What is needed: Restate the data below word for word, leaving nothing out.

Data extract:
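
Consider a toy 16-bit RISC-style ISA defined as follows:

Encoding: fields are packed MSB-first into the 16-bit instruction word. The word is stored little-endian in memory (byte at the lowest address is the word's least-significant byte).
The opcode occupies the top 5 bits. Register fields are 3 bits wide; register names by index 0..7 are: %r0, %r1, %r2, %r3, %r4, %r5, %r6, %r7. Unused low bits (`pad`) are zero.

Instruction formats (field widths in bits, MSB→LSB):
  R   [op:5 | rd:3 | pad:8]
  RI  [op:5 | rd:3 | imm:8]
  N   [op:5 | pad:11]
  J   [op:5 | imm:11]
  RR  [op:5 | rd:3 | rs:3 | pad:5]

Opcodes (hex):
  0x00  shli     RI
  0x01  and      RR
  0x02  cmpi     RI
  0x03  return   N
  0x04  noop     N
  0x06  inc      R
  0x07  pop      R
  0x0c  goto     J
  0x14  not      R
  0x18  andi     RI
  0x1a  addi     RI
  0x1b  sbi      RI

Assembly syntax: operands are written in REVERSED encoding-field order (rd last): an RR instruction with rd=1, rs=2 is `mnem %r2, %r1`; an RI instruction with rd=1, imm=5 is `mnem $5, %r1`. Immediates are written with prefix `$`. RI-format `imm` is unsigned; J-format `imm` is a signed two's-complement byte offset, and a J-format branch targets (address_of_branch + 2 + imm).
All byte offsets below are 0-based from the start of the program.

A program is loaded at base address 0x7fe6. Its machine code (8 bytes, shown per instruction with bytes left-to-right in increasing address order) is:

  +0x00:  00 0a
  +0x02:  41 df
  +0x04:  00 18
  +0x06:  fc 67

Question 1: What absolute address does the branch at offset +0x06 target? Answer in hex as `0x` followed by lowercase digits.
0x7fea

off 0x06: read fc 67 as little → 0x67fc
  op=0x67fc>>11=0xc ⇒ goto (J)
  imm: (w>>0)&0x7ff=0x7fc (s11→-4) → $-4
  target = base 0x7fe6 + off 0x06 + 2 + imm -4 = 0x7fea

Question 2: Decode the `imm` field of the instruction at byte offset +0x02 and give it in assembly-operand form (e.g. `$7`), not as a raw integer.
$65

+0x02: 41 df ⇒ word 0xdf41 (little)
  op=0xdf41>>11=0x1b ⇒ sbi (RI)
  [10:8] rd=7 = %r7
  [7:0] imm=65 = $65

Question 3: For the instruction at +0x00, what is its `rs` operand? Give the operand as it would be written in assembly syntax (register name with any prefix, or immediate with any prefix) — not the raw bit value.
%r0

@+00  little-endian(00 0a) = 0x0a00
  opcode bits[15:11]=0x1: and/RR
  rd: (w>>8)&0x7=0x2 → %r2
  rs: (w>>5)&0x7=0x0 → %r0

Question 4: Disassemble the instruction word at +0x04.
return

@+04  little-endian(00 18) = 0x1800
  top 5b → 0x3 → return [N]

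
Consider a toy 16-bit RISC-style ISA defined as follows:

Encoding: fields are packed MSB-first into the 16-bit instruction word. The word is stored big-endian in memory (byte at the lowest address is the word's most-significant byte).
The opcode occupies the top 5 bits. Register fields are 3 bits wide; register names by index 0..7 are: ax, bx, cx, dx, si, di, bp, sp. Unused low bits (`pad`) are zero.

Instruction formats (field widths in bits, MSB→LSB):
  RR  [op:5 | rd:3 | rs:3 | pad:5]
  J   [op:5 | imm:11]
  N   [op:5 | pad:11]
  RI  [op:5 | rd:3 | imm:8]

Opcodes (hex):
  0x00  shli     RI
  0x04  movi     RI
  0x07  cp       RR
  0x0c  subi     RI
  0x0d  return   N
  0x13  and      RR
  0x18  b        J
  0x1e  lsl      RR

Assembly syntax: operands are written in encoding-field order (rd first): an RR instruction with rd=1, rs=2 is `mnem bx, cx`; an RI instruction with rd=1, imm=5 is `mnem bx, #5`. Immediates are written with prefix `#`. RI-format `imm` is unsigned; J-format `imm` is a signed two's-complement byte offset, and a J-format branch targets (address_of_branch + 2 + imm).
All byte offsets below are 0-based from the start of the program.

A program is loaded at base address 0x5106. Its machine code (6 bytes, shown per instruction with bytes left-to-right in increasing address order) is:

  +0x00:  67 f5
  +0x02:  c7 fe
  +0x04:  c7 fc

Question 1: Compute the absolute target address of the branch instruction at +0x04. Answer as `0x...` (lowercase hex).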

Exercise output:
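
Consider a toy 16-bit RISC-style ISA defined as follows:

Encoding: fields are packed MSB-first into the 16-bit instruction word. The word is stored little-endian in memory (byte at the lowest address is the word's least-significant byte).
The opcode occupies the top 5 bits. Register fields are 3 bits wide; register names by index 0..7 are: %r0, %r1, %r2, %r3, %r4, %r5, %r6, %r7. Unused low bits (`pad`) are zero.

Instruction formats (field widths in bits, MSB→LSB):
  R   [op:5 | rd:3 | pad:8]
  RI  [op:5 | rd:3 | imm:8]
  N   [op:5 | pad:11]
  J   [op:5 | imm:11]
  RR  [op:5 | rd:3 | rs:3 | pad:5]

Opcodes (hex):
  0x00  shli     RI
  0x01  and      RR
  0x02  cmpi     RI
  0x03  return   N
  0x04  noop     N
  0x06  inc      R
  0x07  pop      R
  0x0c  goto     J
  0x14  not      R
  0x18  andi     RI
  0x1a  addi     RI
  0x1b  sbi      RI

Assembly syntax: operands are written in REVERSED encoding-field order (rd last): an RR instruction with rd=1, rs=2 is `mnem %r2, %r1`; an RI instruction with rd=1, imm=5 is `mnem $5, %r1`. Immediates are written with prefix `$`. RI-format `imm` is unsigned; J-format `imm` is a signed two's-complement byte offset, and a J-format branch targets (address_of_branch + 2 + imm).
All byte offsets below are 0-based from the start of the program.

A program is loaded at base address 0x7fe6. Its machine code (8 bytes, shown per instruction with bytes left-to-right in increasing address order) is:

  +0x00:  00 0a
  +0x02:  41 df
  +0x04:  00 18
  +0x06:  fc 67

Question 1: What absolute address does the branch at offset +0x06 target? Answer in hex as `0x` followed by lowercase digits.
0x7fea

off 0x06: read fc 67 as little → 0x67fc
  op=0x67fc>>11=0xc ⇒ goto (J)
  imm: (w>>0)&0x7ff=0x7fc (s11→-4) → $-4
  target = base 0x7fe6 + off 0x06 + 2 + imm -4 = 0x7fea

Question 2: Decode the `imm` field of the instruction at byte offset +0x02 and give it in assembly-operand form (e.g. `$7`), not as a raw integer.
$65

+0x02: 41 df ⇒ word 0xdf41 (little)
  op=0xdf41>>11=0x1b ⇒ sbi (RI)
  [10:8] rd=7 = %r7
  [7:0] imm=65 = $65

Question 3: For the instruction at +0x00, what is its `rs` operand? Give the operand as it would be written in assembly syntax (register name with any prefix, or immediate with any prefix) — not the raw bit value.
%r0

@+00  little-endian(00 0a) = 0x0a00
  opcode bits[15:11]=0x1: and/RR
  rd: (w>>8)&0x7=0x2 → %r2
  rs: (w>>5)&0x7=0x0 → %r0

Question 4: Disassemble the instruction word at +0x04.
return

@+04  little-endian(00 18) = 0x1800
  top 5b → 0x3 → return [N]

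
Consider a toy 16-bit RISC-style ISA defined as follows:

Encoding: fields are packed MSB-first into the 16-bit instruction word. The word is stored big-endian in memory (byte at the lowest address is the word's most-significant byte).
The opcode occupies the top 5 bits. Register fields are 3 bits wide; register names by index 0..7 are: ax, bx, cx, dx, si, di, bp, sp. Unused low bits (`pad`) are zero.

Instruction formats (field widths in bits, MSB→LSB):
  RR  [op:5 | rd:3 | rs:3 | pad:5]
  J   [op:5 | imm:11]
  N   [op:5 | pad:11]
  RI  [op:5 | rd:3 | imm:8]

Opcodes (hex):
  0x00  shli     RI
  0x04  movi     RI
  0x07  cp       RR
  0x0c  subi     RI
  0x0d  return   N
  0x13  and      RR
  0x18  b        J
  0x1e  lsl      RR

Assembly syntax: operands are written in encoding-field order (rd first): an RR instruction with rd=1, rs=2 is `mnem bx, cx`; an RI instruction with rd=1, imm=5 is `mnem bx, #5`. Immediates are written with prefix `#`. RI-format `imm` is unsigned; J-format `imm` is a signed two's-complement byte offset, and a J-format branch targets (address_of_branch + 2 + imm).
All byte offsets below are 0-based from the start of the program.

A program is loaded at base address 0x5106. Its machine code (6 bytes, shown per instruction with bytes left-to-right in increasing address order) is:

  +0x00:  67 f5
  +0x02:  c7 fe
  +0x04:  c7 fc

Question 1: Compute the absolute target address of the branch instruction at +0x04. Answer as `0x...` (lowercase hex).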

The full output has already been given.